= Task directions =
Return the listing that follows, word for word.

━━ Exercise data

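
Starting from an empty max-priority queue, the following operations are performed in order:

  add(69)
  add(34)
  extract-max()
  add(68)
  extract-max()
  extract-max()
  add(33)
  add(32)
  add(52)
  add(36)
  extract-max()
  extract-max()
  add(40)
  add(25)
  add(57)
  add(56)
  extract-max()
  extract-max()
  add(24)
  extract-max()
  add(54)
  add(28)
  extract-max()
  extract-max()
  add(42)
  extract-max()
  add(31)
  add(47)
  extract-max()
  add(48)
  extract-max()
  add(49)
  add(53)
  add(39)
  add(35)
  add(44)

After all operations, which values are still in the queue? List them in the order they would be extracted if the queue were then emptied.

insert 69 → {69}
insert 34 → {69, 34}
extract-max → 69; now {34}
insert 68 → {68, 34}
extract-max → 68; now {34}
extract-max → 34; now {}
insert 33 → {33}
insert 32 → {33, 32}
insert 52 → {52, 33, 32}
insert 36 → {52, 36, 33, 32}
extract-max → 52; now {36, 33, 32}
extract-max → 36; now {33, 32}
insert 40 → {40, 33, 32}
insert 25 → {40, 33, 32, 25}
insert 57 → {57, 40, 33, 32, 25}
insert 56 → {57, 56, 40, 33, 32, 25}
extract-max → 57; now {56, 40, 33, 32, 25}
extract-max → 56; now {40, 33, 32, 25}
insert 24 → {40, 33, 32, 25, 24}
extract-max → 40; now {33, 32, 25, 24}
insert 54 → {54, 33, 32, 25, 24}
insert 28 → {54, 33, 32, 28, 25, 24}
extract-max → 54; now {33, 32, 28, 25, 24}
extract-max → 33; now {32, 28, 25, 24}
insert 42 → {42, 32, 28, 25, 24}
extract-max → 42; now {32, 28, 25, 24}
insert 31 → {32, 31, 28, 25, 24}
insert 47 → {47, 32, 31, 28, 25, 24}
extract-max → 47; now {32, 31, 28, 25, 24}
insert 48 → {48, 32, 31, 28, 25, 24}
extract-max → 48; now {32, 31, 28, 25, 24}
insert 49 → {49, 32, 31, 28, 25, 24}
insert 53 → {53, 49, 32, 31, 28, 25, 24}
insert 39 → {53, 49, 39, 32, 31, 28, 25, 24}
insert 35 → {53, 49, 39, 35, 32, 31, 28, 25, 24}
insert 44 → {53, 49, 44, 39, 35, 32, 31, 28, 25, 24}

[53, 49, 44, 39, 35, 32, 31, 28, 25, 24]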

━━━━

= Result for this task =
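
Starting from an empty max-priority queue, the following operations are performed in order:

  add(69)
  add(34)
  extract-max()
  add(68)
  extract-max()
  extract-max()
  add(33)
  add(32)
  add(52)
  add(36)
  extract-max()
  extract-max()
  add(40)
  add(25)
  add(57)
  add(56)
  extract-max()
  extract-max()
  add(24)
  extract-max()
  add(54)
  add(28)
  extract-max()
  extract-max()
  add(42)
  extract-max()
  add(31)
  add(47)
  extract-max()
  add(48)
  extract-max()
  add(49)
  add(53)
  add(39)
  add(35)
  add(44)

After all operations, which values are still in the queue? List them in the order they would be extracted if the queue were then emptied.

insert 69 → {69}
insert 34 → {69, 34}
extract-max → 69; now {34}
insert 68 → {68, 34}
extract-max → 68; now {34}
extract-max → 34; now {}
insert 33 → {33}
insert 32 → {33, 32}
insert 52 → {52, 33, 32}
insert 36 → {52, 36, 33, 32}
extract-max → 52; now {36, 33, 32}
extract-max → 36; now {33, 32}
insert 40 → {40, 33, 32}
insert 25 → {40, 33, 32, 25}
insert 57 → {57, 40, 33, 32, 25}
insert 56 → {57, 56, 40, 33, 32, 25}
extract-max → 57; now {56, 40, 33, 32, 25}
extract-max → 56; now {40, 33, 32, 25}
insert 24 → {40, 33, 32, 25, 24}
extract-max → 40; now {33, 32, 25, 24}
insert 54 → {54, 33, 32, 25, 24}
insert 28 → {54, 33, 32, 28, 25, 24}
extract-max → 54; now {33, 32, 28, 25, 24}
extract-max → 33; now {32, 28, 25, 24}
insert 42 → {42, 32, 28, 25, 24}
extract-max → 42; now {32, 28, 25, 24}
insert 31 → {32, 31, 28, 25, 24}
insert 47 → {47, 32, 31, 28, 25, 24}
extract-max → 47; now {32, 31, 28, 25, 24}
insert 48 → {48, 32, 31, 28, 25, 24}
extract-max → 48; now {32, 31, 28, 25, 24}
insert 49 → {49, 32, 31, 28, 25, 24}
insert 53 → {53, 49, 32, 31, 28, 25, 24}
insert 39 → {53, 49, 39, 32, 31, 28, 25, 24}
insert 35 → {53, 49, 39, 35, 32, 31, 28, 25, 24}
insert 44 → {53, 49, 44, 39, 35, 32, 31, 28, 25, 24}

[53, 49, 44, 39, 35, 32, 31, 28, 25, 24]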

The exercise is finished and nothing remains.